═════ Exercise data ═════
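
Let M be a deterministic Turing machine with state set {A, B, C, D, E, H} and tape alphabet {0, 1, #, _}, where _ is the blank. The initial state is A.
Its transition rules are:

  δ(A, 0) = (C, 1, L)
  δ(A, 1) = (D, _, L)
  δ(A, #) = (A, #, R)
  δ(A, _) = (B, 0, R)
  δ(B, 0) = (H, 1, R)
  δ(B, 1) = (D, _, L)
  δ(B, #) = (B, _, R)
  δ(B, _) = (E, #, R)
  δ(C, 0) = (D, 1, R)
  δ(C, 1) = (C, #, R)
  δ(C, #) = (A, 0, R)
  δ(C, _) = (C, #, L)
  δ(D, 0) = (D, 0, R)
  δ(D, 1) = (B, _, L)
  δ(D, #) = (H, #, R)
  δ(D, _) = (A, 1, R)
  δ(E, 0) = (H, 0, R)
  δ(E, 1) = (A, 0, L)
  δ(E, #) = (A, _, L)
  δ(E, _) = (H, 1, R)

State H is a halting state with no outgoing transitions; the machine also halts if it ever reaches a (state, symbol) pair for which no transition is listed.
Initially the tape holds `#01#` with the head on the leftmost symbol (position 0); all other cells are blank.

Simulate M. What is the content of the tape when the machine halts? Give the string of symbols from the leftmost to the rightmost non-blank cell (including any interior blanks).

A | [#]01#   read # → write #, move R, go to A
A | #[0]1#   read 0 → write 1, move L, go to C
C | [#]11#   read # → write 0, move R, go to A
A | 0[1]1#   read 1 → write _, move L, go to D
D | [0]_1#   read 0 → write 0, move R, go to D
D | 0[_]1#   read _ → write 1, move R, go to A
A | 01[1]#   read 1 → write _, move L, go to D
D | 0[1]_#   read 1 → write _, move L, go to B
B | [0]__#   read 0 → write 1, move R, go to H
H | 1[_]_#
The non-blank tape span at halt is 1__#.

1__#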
═════
═════ Exercise data ═════
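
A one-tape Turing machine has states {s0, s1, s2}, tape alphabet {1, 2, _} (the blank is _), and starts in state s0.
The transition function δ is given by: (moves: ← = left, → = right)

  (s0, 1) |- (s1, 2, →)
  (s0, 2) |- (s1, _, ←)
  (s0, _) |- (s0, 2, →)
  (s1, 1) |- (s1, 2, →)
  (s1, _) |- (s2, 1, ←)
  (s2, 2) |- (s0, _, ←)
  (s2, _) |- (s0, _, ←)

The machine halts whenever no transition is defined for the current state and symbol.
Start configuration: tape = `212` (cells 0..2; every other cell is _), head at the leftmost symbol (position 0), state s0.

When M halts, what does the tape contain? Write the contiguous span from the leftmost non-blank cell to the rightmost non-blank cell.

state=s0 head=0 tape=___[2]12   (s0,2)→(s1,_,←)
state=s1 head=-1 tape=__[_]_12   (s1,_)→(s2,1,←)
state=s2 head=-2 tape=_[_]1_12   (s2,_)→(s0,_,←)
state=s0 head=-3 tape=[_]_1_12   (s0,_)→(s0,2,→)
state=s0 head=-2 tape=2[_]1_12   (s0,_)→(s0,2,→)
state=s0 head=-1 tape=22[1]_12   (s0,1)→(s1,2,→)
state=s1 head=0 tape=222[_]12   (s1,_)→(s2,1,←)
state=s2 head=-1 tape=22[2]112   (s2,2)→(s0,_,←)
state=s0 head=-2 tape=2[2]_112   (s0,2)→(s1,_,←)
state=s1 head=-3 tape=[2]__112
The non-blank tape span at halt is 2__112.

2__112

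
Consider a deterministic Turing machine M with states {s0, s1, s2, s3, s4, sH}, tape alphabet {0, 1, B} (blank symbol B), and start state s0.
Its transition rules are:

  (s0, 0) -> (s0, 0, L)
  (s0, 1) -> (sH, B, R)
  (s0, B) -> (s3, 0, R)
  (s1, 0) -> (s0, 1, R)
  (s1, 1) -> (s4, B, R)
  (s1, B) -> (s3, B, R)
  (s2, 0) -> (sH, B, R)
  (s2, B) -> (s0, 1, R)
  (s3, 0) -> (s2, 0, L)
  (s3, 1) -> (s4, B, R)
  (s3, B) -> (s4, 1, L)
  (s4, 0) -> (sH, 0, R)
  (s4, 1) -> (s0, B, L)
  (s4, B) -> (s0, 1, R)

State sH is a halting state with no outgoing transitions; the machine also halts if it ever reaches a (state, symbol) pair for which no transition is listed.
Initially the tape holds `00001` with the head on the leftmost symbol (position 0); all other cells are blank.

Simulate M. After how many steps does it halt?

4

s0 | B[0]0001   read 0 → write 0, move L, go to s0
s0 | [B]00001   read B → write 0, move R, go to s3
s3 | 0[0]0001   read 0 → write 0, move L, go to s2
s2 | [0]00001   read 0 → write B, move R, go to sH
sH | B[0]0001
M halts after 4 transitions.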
═════
═════ Exercise data ═════
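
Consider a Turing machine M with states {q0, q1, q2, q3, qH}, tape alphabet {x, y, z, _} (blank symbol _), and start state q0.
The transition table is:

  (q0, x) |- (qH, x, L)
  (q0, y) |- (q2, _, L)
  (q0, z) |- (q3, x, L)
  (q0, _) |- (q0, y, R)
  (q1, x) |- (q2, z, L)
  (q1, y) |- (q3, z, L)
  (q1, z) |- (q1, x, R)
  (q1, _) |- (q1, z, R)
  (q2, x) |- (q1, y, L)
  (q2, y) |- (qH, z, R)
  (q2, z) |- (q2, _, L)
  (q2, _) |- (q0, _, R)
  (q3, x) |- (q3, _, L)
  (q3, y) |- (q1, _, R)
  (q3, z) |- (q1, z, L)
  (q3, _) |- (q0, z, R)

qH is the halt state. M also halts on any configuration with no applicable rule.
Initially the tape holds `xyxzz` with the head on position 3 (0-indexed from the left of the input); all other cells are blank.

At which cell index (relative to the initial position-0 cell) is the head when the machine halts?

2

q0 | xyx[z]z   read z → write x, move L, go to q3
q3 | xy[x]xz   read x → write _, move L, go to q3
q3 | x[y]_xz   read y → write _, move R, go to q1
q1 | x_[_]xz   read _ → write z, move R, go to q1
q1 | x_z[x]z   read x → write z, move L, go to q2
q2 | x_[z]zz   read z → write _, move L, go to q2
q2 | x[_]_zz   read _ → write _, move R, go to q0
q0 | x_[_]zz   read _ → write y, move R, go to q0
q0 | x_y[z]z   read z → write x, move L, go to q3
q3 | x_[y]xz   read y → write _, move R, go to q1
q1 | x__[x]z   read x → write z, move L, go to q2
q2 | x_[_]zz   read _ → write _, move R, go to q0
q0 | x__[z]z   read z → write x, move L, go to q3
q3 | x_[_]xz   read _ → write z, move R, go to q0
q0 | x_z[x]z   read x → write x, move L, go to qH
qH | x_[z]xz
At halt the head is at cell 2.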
═════
:: Problem description ::
All lines that hold the word "also" should be copied from the data.

:: Answer space ::
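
State H is a halting state with no outgoing transitions; the machine also halts if it ever reaches a (state, symbol) pair for which no transition is listed.
State sH is a halting state with no outgoing transitions; the machine also halts if it ever reaches a (state, symbol) pair for which no transition is listed.
qH is the halt state. M also halts on any configuration with no applicable rule.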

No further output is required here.